## How to complete this task
Using the entries below, output exactly the line containing "Actions: Player 1" and all lines that follow it to the end.

#### Data supplied ####

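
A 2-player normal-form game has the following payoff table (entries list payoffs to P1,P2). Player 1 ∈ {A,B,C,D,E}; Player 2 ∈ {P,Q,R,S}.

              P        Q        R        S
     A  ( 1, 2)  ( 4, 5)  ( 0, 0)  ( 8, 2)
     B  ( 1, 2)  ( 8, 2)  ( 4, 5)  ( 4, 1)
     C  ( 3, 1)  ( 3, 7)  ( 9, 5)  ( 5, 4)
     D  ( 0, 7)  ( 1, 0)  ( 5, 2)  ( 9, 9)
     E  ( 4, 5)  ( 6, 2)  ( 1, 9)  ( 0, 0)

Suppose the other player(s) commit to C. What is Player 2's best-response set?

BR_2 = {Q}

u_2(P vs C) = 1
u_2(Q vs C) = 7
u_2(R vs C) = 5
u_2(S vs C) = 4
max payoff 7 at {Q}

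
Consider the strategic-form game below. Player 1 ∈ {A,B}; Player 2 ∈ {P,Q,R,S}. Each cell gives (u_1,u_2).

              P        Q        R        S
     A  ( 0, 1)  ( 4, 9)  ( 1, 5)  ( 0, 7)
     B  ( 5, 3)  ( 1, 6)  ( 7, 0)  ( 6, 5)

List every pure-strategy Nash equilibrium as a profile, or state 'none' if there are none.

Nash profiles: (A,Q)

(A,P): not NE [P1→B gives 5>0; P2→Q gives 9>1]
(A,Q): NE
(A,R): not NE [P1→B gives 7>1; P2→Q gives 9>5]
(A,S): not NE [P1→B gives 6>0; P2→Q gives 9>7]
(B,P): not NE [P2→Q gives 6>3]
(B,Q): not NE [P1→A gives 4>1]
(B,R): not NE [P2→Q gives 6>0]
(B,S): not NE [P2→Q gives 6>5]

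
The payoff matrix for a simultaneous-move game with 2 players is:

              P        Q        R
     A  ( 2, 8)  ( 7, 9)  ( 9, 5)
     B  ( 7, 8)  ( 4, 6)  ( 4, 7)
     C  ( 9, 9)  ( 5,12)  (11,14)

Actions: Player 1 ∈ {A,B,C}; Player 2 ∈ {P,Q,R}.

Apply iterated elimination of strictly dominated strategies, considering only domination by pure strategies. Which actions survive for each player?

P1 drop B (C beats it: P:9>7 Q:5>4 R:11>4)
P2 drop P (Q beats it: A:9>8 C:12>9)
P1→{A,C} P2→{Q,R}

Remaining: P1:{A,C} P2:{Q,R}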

####

## Answer section
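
Actions: Player 1 ∈ {A,B,C}; Player 2 ∈ {P,Q,R}.

Apply iterated elimination of strictly dominated strategies, considering only domination by pure strategies. Which actions survive for each player?

P1 drop B (C beats it: P:9>7 Q:5>4 R:11>4)
P2 drop P (Q beats it: A:9>8 C:12>9)
P1→{A,C} P2→{Q,R}

Remaining: P1:{A,C} P2:{Q,R}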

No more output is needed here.